**WHAT TO WORK ON:** In the records that follow, find each line with the word "Function" and copy it.

***** SOURCE RECORDS *****

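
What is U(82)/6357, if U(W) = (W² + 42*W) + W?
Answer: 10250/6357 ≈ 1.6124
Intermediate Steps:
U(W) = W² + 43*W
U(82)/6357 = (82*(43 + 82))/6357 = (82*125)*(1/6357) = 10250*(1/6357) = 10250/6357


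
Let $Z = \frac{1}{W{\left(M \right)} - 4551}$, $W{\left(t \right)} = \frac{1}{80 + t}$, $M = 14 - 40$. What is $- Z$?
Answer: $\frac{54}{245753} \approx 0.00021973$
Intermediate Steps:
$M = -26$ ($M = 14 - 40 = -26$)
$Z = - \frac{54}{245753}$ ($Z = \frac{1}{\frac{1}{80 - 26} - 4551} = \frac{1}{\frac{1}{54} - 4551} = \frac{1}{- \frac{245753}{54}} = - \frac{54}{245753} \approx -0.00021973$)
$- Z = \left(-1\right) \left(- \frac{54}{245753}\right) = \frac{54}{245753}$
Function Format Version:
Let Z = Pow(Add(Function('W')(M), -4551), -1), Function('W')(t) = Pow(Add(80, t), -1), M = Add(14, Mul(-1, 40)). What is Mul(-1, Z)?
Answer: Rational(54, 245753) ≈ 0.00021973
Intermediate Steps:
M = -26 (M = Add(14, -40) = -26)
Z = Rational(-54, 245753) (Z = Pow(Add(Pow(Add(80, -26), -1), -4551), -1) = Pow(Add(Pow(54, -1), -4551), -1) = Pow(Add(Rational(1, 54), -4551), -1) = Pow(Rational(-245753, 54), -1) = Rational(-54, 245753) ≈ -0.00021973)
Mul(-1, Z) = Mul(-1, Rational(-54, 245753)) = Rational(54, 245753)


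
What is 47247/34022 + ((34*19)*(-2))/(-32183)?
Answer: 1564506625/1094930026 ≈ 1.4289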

*****
***** SOURCE RECORDS *****

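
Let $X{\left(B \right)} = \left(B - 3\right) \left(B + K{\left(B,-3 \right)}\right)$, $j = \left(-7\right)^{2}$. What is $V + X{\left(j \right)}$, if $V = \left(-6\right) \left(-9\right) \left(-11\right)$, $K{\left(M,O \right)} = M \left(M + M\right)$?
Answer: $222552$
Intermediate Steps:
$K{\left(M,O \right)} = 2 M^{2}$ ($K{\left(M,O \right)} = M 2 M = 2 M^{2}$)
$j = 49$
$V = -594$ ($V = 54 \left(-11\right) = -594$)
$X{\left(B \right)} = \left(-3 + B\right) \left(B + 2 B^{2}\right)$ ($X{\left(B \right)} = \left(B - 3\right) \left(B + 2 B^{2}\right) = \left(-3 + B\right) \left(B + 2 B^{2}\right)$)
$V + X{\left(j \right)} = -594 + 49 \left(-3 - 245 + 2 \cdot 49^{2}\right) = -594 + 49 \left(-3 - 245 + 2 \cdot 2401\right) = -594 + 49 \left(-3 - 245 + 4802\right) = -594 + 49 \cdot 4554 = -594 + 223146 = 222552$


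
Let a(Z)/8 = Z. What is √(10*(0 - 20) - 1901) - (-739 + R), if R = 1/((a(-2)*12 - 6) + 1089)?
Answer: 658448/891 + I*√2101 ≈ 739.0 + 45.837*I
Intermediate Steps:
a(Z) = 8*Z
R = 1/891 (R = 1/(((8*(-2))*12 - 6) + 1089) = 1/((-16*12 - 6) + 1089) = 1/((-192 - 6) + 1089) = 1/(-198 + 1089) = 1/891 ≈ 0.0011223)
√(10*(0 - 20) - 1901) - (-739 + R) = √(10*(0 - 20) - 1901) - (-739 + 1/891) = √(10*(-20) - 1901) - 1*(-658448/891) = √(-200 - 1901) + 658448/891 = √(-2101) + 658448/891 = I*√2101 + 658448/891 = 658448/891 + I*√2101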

*****
***** SOURCE RECORDS *****

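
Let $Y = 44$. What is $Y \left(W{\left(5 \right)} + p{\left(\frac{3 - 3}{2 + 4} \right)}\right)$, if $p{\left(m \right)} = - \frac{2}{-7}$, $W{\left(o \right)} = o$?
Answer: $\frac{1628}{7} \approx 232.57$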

*****

**SOLUTION FOR THIS TASK:**
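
Function Format Version:
Let Z = Pow(Add(Function('W')(M), -4551), -1), Function('W')(t) = Pow(Add(80, t), -1), M = Add(14, Mul(-1, 40)). What is Mul(-1, Z)?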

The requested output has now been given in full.